--- Task instructions ---
Return each line of the data that follows exactly as it reads.

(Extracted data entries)
----
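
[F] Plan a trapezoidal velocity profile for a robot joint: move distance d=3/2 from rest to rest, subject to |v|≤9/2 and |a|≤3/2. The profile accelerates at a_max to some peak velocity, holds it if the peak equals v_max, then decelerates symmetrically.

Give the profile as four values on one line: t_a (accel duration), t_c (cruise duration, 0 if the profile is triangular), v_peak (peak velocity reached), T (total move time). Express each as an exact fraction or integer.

(v_max)²/a_max = (9/2)²/(3/2) = 27/2
3/2 < 27/2 ⇒ no cruise
v_peak = √(3/2·3/2) = √(9/4) = 3/2
t_a = (3/2)/(3/2) = 1; t_c = 0
T = 2·1 = 2

t_a=1 t_c=0 v_peak=3/2 T=2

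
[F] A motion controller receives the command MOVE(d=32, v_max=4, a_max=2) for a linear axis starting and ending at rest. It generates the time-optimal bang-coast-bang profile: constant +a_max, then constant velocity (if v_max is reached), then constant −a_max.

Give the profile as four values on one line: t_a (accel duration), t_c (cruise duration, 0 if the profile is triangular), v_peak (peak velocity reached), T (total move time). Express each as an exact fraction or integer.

(v_max)²/a_max = 4²/2 = 8
32 ≥ 8 so v_max reached
t_a = 4/2 = 2; v_peak = 4
d_cruise = 32 − 8 = 24; t_c = 24/4 = 6
T = 2·2 + 6 = 10

t_a=2 t_c=6 v_peak=4 T=10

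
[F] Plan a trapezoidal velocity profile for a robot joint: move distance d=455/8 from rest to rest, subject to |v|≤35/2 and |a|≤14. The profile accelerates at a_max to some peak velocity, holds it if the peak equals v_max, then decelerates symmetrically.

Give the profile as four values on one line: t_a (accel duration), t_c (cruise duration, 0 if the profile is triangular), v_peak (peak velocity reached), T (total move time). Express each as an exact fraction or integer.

t_a=5/4 t_c=2 v_peak=35/2 T=9/2

v_max²/a_max = (35/2)²/14 = 175/8
455/8 ≥ 175/8 ⇒ cruise phase
t_a = (35/2)/14 = 5/4; v_peak = 35/2
d_cruise = 455/8 − 175/8 = 35; t_c = 35/(35/2) = 2
T = 2·5/4 + 2 = 9/2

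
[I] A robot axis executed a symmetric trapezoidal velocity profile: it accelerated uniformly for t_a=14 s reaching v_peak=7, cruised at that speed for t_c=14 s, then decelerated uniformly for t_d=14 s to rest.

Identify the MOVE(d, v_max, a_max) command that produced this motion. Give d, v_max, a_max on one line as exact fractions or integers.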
----
--- Response below ---
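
[F] Plan a trapezoidal velocity profile for a robot joint: move distance d=3/2 from rest to rest, subject to |v|≤9/2 and |a|≤3/2. The profile accelerates at a_max to some peak velocity, holds it if the peak equals v_max, then decelerates symmetrically.

Give the profile as four values on one line: t_a (accel duration), t_c (cruise duration, 0 if the profile is triangular), v_peak (peak velocity reached), T (total move time). Express each as an exact fraction or integer.

(v_max)²/a_max = (9/2)²/(3/2) = 27/2
3/2 < 27/2 ⇒ no cruise
v_peak = √(3/2·3/2) = √(9/4) = 3/2
t_a = (3/2)/(3/2) = 1; t_c = 0
T = 2·1 = 2

t_a=1 t_c=0 v_peak=3/2 T=2

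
[F] A motion controller receives the command MOVE(d=32, v_max=4, a_max=2) for a linear axis starting and ending at rest. It generates the time-optimal bang-coast-bang profile: constant +a_max, then constant velocity (if v_max is reached), then constant −a_max.

Give the profile as four values on one line: t_a (accel duration), t_c (cruise duration, 0 if the profile is triangular), v_peak (peak velocity reached), T (total move time). Express each as an exact fraction or integer.

(v_max)²/a_max = 4²/2 = 8
32 ≥ 8 so v_max reached
t_a = 4/2 = 2; v_peak = 4
d_cruise = 32 − 8 = 24; t_c = 24/4 = 6
T = 2·2 + 6 = 10

t_a=2 t_c=6 v_peak=4 T=10

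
[F] Plan a trapezoidal velocity profile for a robot joint: move distance d=455/8 from rest to rest, subject to |v|≤35/2 and |a|≤14. The profile accelerates at a_max to some peak velocity, holds it if the peak equals v_max, then decelerates symmetrically.

Give the profile as four values on one line: t_a (accel duration), t_c (cruise duration, 0 if the profile is triangular), v_peak (peak velocity reached), T (total move time). Express each as an exact fraction or integer.

t_a=5/4 t_c=2 v_peak=35/2 T=9/2

v_max²/a_max = (35/2)²/14 = 175/8
455/8 ≥ 175/8 ⇒ cruise phase
t_a = (35/2)/14 = 5/4; v_peak = 35/2
d_cruise = 455/8 − 175/8 = 35; t_c = 35/(35/2) = 2
T = 2·5/4 + 2 = 9/2

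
[I] A robot axis executed a symmetric trapezoidal velocity profile: it accelerated uniformly for t_a=14 s reaching v_peak=7, cruised at that speed for t_c=14 s, then decelerated uniformly for t_d=14 s to rest.

Identify the MOVE(d, v_max, a_max) command that produced this motion. Give d, v_max, a_max on one line as exact fractions or integers.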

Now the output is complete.